_Task_: Output, word for word, the lines of this listing that fall between the line with "0.17. Use the normal (z) approximation." and the line with "Evaluate this design: two-sided", counting both of those lines, and no others.

_Data to process_:
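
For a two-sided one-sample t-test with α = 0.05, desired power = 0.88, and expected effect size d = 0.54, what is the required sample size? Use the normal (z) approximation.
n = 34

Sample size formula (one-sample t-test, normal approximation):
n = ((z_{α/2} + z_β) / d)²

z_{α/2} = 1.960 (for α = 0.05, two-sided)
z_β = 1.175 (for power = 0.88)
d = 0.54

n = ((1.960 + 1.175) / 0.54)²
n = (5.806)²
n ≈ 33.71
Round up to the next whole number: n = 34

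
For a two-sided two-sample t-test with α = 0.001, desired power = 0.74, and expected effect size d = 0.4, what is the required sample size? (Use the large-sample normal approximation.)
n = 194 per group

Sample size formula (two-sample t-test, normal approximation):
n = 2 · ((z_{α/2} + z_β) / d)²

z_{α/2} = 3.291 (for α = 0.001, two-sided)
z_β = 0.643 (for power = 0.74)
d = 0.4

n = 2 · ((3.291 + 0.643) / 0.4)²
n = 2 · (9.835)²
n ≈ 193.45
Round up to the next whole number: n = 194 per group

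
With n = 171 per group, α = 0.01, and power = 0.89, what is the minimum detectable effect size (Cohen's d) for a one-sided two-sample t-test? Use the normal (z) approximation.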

---

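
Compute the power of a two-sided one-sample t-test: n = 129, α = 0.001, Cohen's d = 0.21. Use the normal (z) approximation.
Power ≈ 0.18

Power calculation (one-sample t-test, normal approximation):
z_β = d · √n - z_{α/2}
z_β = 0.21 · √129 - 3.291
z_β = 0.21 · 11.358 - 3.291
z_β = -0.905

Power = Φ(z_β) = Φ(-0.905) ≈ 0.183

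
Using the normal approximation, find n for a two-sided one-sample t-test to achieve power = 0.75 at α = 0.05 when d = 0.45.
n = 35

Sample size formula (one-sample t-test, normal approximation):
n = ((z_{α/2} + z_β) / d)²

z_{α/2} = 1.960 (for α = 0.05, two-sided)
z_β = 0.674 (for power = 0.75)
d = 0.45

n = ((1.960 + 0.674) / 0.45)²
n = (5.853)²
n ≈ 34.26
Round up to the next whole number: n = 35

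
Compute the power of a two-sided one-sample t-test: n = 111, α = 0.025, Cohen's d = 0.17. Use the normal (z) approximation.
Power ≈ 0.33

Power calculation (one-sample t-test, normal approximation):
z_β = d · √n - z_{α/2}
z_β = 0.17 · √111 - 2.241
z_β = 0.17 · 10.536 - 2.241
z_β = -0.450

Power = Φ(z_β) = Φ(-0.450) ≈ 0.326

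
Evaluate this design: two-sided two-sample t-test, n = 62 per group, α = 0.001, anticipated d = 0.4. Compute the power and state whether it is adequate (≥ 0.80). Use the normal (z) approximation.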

_Result of the exercise_:
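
Compute the power of a two-sided one-sample t-test: n = 111, α = 0.025, Cohen's d = 0.17. Use the normal (z) approximation.
Power ≈ 0.33

Power calculation (one-sample t-test, normal approximation):
z_β = d · √n - z_{α/2}
z_β = 0.17 · √111 - 2.241
z_β = 0.17 · 10.536 - 2.241
z_β = -0.450

Power = Φ(z_β) = Φ(-0.450) ≈ 0.326

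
Evaluate this design: two-sided two-sample t-test, n = 62 per group, α = 0.001, anticipated d = 0.4. Compute the power and state whether it is adequate (≥ 0.80). Use the normal (z) approximation.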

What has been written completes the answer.